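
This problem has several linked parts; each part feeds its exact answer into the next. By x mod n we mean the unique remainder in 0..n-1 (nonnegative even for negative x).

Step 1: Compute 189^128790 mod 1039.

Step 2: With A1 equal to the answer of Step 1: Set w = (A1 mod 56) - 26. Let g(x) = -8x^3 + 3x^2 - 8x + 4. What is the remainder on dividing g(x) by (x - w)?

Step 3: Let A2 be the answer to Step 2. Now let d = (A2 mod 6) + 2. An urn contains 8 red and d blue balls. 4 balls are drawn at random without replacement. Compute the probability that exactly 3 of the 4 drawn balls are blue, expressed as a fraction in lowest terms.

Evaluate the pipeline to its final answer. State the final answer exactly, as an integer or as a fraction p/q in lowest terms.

Step 1: squarings mod 1039: 189^1=189, 189^2=395, 189^4=175, 189^8=494, 189^16=910, 189^32=17, 189^64=289, 189^128=401, 189^256=795, 189^512=313, 189^1024=303, 189^2048=377, 189^4096=825, 189^8192=80, 189^16384=166, 189^32768=542, 189^65536=766; 189^128790 = 189^2 * 189^4 * 189^16 * 189^256 * 189^512 * 189^1024 * 189^4096 * 189^8192 * 189^16384 * 189^32768 * 189^65536 = 337 (mod 1039); answer 337
Step 2: A1 = 337; w = -25; remainder = value at the root: -8*(-25)^3 + 3*(-25)^2 - 8*(-25)^1 + 4 = (125000) + (1875) + (200) + (4) = 127079; answer 127079
Step 3: A2 = 127079; d = 7; total draws C(15,4) = 1365; favorable C(7,3)*C(8,1) = 280; P = 8/39; answer 8/39

8/39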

--------------------------------------------------

▶ Work order
From the listing above, the lines starting with the one that has "Step 1: Compute 189^128790 mod 1039." and running through the one that has "Step 2: With" should be copied exactly, ends included.

▶ Written response
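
Step 1: Compute 189^128790 mod 1039.

Step 2: With A1 equal to the answer of Step 1: Set w = (A1 mod 56) - 26. Let g(x) = -8x^3 + 3x^2 - 8x + 4. What is the remainder on dividing g(x) by (x - w)?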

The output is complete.